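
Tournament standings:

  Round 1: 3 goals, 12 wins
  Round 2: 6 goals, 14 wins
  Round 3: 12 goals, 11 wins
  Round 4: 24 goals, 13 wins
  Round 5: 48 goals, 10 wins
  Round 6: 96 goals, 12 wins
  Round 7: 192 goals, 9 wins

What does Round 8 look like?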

====

Copy out the material in full, exactly as it reads.

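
Tournament standings:

  Round 1: 3 goals, 12 wins
  Round 2: 6 goals, 14 wins
  Round 3: 12 goals, 11 wins
  Round 4: 24 goals, 13 wins
  Round 5: 48 goals, 10 wins
  Round 6: 96 goals, 12 wins
  Round 7: 192 goals, 9 wins

What does Round 8 look like?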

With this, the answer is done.